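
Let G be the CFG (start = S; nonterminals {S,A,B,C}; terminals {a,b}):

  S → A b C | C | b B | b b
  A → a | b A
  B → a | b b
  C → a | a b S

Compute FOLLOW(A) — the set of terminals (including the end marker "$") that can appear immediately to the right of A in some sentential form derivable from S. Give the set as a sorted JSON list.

Compute FIRST by fixpoint:
iter 1:
  A via A→a: +{a}
  A via A→b A: +{b}
  B via B→a: +{a}
  B via B→b b: +{b}
  C via C→a: +{a}
  S via S→A b C: +{a,b}
  FIRST(S)={a,b}  FIRST(A)={a,b}  FIRST(B)={a,b}  FIRST(C)={a}
iter 2: (no change)
  FIRST(S)={a,b}  FIRST(A)={a,b}  FIRST(B)={a,b}  FIRST(C)={a}

FOLLOW sets:
initialize: $ ∈ FOLLOW(S)
[1]
  S→A b C: FOLLOW(A) ⊇ FIRST(b) = {b}; new: +{b}
  S→A b C: FOLLOW(C) ⊇ FOLLOW(S) ⊇ {$}; new: +{$}
  S→b B: FOLLOW(B) ⊇ FOLLOW(S) ⊇ {$}; new: +{$}
  FOLLOW[S]={$}  FOLLOW[A]={b}  FOLLOW[B]={$}  FOLLOW[C]={$}
[2] (no change)
  FOLLOW[S]={$}  FOLLOW[A]={b}  FOLLOW[B]={$}  FOLLOW[C]={$}

FOLLOW(A) = ["b"]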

————————

■ WHAT IS EXPECTED ■
Extract every line from the one with "Compute FOLLOW(A) —" down to the final line above, both included, exactly as written.

■ RESULT OF THIS TASK ■
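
Compute FOLLOW(A) — the set of terminals (including the end marker "$") that can appear immediately to the right of A in some sentential form derivable from S. Give the set as a sorted JSON list.

Compute FIRST by fixpoint:
iter 1:
  A via A→a: +{a}
  A via A→b A: +{b}
  B via B→a: +{a}
  B via B→b b: +{b}
  C via C→a: +{a}
  S via S→A b C: +{a,b}
  FIRST(S)={a,b}  FIRST(A)={a,b}  FIRST(B)={a,b}  FIRST(C)={a}
iter 2: (no change)
  FIRST(S)={a,b}  FIRST(A)={a,b}  FIRST(B)={a,b}  FIRST(C)={a}

FOLLOW sets:
initialize: $ ∈ FOLLOW(S)
[1]
  S→A b C: FOLLOW(A) ⊇ FIRST(b) = {b}; new: +{b}
  S→A b C: FOLLOW(C) ⊇ FOLLOW(S) ⊇ {$}; new: +{$}
  S→b B: FOLLOW(B) ⊇ FOLLOW(S) ⊇ {$}; new: +{$}
  FOLLOW[S]={$}  FOLLOW[A]={b}  FOLLOW[B]={$}  FOLLOW[C]={$}
[2] (no change)
  FOLLOW[S]={$}  FOLLOW[A]={b}  FOLLOW[B]={$}  FOLLOW[C]={$}

FOLLOW(A) = ["b"]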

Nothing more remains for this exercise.